*EXERCISE:* The expected output is every line below, reproduced exactly.
Start of Block
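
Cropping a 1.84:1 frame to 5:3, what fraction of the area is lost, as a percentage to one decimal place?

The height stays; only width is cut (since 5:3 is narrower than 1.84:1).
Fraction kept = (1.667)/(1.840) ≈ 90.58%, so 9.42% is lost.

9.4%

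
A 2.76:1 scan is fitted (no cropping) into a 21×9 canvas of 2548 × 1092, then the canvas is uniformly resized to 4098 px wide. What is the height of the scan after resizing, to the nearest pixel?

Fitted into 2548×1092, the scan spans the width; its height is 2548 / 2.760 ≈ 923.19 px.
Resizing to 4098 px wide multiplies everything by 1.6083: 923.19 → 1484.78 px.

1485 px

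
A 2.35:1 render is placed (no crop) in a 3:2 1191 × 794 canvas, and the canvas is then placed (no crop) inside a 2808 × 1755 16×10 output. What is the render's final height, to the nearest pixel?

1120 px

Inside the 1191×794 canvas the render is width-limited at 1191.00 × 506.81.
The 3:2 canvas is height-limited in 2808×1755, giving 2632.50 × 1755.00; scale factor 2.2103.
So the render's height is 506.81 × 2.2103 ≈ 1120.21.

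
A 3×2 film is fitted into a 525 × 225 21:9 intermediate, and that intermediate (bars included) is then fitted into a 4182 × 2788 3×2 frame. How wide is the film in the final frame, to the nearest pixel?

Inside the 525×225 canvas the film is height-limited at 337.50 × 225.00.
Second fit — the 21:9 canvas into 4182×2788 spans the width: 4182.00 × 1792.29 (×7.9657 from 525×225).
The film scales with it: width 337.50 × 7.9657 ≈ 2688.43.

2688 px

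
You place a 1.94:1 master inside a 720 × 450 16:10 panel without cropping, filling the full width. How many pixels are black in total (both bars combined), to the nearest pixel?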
End of Block
*WRITTEN REPLY:*
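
Cropping a 1.84:1 frame to 5:3, what fraction of the area is lost, as a percentage to one decimal place?

The height stays; only width is cut (since 5:3 is narrower than 1.84:1).
Fraction kept = (1.667)/(1.840) ≈ 90.58%, so 9.42% is lost.

9.4%

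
A 2.76:1 scan is fitted (no cropping) into a 21×9 canvas of 2548 × 1092, then the canvas is uniformly resized to 4098 px wide. What is the height of the scan after resizing, to the nearest pixel?

Fitted into 2548×1092, the scan spans the width; its height is 2548 / 2.760 ≈ 923.19 px.
Resizing to 4098 px wide multiplies everything by 1.6083: 923.19 → 1484.78 px.

1485 px

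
A 2.35:1 render is placed (no crop) in a 3:2 1191 × 794 canvas, and the canvas is then placed (no crop) inside a 2808 × 1755 16×10 output. What is the render's final height, to the nearest pixel?

1120 px

Inside the 1191×794 canvas the render is width-limited at 1191.00 × 506.81.
The 3:2 canvas is height-limited in 2808×1755, giving 2632.50 × 1755.00; scale factor 2.2103.
So the render's height is 506.81 × 2.2103 ≈ 1120.21.

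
A 3×2 film is fitted into a 525 × 225 21:9 intermediate, and that intermediate (bars included) is then fitted into a 4182 × 2788 3×2 frame. How wide is the film in the final frame, to the nearest pixel?

Inside the 525×225 canvas the film is height-limited at 337.50 × 225.00.
Second fit — the 21:9 canvas into 4182×2788 spans the width: 4182.00 × 1792.29 (×7.9657 from 525×225).
The film scales with it: width 337.50 × 7.9657 ≈ 2688.43.

2688 px

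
You place a 1.94:1 master inside a 720 × 450 16:10 panel without cropping, filling the full width. How many pixels are black in total (both bars combined), to the nearest pixel?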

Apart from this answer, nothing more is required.